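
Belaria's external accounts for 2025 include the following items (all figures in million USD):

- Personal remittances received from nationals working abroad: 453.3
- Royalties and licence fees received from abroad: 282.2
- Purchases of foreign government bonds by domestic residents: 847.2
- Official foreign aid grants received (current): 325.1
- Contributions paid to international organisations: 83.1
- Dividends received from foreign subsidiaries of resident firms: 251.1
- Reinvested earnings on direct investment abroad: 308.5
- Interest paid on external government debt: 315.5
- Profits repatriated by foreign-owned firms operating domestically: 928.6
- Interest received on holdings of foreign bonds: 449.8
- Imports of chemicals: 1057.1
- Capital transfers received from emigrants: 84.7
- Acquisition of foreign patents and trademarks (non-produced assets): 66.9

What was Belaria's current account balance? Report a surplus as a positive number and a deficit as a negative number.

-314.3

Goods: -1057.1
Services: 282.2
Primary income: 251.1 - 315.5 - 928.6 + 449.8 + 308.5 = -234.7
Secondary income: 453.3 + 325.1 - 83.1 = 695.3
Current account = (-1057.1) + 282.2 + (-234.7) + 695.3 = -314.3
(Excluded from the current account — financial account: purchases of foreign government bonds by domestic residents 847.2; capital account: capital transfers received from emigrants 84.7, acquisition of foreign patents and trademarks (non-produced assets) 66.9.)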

────

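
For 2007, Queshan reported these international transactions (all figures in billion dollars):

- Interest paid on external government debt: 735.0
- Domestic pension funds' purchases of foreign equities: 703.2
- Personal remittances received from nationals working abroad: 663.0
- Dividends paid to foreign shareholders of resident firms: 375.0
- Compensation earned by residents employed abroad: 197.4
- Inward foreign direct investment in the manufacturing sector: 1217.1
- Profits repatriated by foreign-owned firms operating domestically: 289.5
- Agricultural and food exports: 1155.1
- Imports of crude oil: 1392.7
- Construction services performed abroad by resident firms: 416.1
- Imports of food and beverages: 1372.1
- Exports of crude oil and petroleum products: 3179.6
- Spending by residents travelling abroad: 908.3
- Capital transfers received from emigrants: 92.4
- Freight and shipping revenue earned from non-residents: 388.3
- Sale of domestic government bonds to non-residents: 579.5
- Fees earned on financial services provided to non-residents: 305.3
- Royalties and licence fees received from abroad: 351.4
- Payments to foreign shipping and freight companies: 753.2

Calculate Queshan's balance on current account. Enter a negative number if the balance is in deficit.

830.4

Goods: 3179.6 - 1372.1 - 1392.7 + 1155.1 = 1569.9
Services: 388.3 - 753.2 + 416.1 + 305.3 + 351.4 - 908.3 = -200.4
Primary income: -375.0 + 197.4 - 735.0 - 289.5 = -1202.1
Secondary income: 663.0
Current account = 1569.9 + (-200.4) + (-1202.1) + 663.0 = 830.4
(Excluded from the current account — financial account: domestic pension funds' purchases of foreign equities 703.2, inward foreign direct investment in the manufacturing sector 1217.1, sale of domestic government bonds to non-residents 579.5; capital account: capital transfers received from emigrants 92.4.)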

────

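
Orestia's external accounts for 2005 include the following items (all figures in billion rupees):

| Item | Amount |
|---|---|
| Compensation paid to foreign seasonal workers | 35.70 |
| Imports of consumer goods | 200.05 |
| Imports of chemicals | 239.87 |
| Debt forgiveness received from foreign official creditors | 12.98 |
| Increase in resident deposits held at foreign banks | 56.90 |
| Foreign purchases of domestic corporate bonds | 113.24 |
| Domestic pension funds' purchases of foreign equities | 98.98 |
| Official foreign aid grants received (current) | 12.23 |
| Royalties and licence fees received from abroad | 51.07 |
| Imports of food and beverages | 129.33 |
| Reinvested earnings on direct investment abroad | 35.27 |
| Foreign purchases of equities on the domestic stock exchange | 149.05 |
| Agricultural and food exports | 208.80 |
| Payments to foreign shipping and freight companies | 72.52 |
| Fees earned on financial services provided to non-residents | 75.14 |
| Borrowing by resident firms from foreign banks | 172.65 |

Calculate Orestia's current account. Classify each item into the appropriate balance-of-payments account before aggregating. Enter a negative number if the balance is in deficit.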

────

Please give an exact copy of the lines above, beginning with the line containing "Belaria's external accounts" and running through the line containing "- Acquisition of", and of no other lines.

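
Belaria's external accounts for 2025 include the following items (all figures in million USD):

- Personal remittances received from nationals working abroad: 453.3
- Royalties and licence fees received from abroad: 282.2
- Purchases of foreign government bonds by domestic residents: 847.2
- Official foreign aid grants received (current): 325.1
- Contributions paid to international organisations: 83.1
- Dividends received from foreign subsidiaries of resident firms: 251.1
- Reinvested earnings on direct investment abroad: 308.5
- Interest paid on external government debt: 315.5
- Profits repatriated by foreign-owned firms operating domestically: 928.6
- Interest received on holdings of foreign bonds: 449.8
- Imports of chemicals: 1057.1
- Capital transfers received from emigrants: 84.7
- Acquisition of foreign patents and trademarks (non-produced assets): 66.9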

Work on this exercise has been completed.